**GIVEN DATA:**
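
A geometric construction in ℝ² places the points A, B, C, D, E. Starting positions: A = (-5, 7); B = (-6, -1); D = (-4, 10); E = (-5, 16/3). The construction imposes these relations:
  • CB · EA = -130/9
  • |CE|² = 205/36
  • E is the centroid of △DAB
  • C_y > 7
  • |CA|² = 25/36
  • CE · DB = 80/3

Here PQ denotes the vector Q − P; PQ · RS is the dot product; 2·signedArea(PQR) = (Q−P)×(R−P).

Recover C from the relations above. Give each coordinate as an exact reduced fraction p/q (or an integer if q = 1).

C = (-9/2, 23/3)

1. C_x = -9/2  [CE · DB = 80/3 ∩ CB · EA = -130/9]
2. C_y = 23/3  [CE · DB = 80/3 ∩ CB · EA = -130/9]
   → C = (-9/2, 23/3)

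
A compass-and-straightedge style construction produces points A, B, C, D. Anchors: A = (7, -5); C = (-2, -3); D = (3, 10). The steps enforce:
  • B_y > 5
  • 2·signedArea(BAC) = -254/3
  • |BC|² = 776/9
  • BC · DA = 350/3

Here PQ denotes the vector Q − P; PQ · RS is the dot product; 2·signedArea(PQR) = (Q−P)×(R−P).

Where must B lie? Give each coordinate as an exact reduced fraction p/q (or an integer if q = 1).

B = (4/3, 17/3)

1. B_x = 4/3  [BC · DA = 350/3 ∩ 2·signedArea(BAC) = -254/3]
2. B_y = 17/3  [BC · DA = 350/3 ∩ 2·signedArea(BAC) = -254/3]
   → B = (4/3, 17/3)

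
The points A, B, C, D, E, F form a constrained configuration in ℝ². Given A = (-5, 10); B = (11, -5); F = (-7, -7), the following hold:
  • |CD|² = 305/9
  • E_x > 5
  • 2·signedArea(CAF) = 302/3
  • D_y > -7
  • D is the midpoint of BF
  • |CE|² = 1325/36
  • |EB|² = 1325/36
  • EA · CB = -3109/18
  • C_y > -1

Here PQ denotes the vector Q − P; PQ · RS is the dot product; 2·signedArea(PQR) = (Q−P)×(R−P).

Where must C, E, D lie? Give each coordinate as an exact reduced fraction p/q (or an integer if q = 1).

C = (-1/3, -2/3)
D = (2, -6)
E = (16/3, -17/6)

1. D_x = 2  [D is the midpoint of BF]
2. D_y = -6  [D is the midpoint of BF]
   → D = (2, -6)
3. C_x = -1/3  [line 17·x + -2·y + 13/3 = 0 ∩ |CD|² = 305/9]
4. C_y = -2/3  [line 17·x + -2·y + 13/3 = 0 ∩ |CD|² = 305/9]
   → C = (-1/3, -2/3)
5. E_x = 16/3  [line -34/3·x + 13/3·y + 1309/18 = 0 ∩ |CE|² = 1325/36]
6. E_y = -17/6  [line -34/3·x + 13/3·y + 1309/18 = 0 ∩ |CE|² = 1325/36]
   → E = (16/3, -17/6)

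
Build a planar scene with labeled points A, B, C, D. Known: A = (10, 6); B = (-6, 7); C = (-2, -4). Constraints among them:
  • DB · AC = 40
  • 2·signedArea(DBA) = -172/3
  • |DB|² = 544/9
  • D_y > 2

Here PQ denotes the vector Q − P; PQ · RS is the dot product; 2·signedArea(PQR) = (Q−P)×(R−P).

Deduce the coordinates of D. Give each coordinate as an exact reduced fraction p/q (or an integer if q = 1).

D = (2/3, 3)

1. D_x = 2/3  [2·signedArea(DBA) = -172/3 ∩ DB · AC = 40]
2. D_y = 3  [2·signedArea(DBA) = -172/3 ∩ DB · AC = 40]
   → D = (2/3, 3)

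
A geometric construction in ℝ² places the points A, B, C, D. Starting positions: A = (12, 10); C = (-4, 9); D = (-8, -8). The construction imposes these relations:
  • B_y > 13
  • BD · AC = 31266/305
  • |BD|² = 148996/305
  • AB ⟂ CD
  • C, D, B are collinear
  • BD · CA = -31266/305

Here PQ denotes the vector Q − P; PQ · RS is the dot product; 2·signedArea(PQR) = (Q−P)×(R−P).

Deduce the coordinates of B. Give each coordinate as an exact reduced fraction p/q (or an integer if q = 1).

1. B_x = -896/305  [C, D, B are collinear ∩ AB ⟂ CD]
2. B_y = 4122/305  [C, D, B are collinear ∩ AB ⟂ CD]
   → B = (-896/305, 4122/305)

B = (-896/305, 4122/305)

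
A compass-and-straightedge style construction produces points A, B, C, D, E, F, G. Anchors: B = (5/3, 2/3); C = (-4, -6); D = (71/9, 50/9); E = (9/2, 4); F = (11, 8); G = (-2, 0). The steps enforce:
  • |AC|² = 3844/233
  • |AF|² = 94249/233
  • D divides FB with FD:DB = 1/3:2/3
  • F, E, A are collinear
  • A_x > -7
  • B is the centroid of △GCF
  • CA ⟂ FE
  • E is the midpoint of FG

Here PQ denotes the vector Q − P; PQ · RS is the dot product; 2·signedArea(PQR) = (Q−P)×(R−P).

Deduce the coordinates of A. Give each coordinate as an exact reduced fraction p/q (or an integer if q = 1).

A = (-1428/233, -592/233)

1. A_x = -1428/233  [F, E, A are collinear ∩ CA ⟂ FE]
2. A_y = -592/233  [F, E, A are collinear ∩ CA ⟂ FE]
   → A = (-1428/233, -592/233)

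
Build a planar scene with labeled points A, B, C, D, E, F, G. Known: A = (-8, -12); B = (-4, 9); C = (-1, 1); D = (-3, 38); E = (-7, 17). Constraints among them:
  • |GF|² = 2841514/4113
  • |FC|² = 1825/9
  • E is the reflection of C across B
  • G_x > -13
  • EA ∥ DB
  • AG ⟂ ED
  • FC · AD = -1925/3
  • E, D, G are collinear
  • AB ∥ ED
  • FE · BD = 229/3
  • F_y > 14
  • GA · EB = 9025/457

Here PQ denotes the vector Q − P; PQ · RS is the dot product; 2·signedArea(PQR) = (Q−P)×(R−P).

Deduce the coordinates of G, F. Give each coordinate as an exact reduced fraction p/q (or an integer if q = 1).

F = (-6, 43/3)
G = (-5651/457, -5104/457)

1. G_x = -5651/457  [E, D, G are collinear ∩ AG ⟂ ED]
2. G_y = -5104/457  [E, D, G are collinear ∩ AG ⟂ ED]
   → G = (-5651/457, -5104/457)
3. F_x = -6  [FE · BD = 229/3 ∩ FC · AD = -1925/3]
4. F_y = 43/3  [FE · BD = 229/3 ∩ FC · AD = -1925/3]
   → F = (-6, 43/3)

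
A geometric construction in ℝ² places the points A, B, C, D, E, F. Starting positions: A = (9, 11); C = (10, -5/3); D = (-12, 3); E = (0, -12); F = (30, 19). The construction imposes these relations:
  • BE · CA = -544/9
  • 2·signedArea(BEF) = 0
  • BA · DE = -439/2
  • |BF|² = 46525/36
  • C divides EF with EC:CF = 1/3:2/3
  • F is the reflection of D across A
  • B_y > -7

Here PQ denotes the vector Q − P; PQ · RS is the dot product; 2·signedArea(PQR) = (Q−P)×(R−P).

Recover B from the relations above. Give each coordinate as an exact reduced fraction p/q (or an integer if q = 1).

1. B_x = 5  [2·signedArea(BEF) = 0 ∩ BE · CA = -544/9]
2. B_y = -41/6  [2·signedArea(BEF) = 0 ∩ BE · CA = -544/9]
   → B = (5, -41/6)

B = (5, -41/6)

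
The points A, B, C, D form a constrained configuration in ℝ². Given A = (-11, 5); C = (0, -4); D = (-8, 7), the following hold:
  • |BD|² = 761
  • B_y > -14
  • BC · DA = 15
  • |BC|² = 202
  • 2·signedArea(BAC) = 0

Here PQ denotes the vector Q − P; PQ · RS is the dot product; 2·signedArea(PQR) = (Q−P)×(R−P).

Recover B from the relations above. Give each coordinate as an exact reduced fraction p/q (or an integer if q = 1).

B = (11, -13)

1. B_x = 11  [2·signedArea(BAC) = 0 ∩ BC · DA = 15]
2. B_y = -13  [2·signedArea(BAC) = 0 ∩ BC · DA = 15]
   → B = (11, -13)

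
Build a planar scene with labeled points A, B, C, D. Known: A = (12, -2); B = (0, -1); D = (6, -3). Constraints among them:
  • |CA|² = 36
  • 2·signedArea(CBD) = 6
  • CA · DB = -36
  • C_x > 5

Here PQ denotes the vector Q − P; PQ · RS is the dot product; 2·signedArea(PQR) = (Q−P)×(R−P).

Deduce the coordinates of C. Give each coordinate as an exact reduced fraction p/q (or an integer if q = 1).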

**TASK PROMPT:** Which lines in the data above hold the string "straightedge"? Show each one.

**ANSWER BELOW:**
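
A compass-and-straightedge style construction produces points A, B, C, D. Anchors: A = (7, -5); C = (-2, -3); D = (3, 10). The steps enforce:
A compass-and-straightedge style construction produces points A, B, C, D, E, F, G. Anchors: B = (5/3, 2/3); C = (-4, -6); D = (71/9, 50/9); E = (9/2, 4); F = (11, 8); G = (-2, 0). The steps enforce: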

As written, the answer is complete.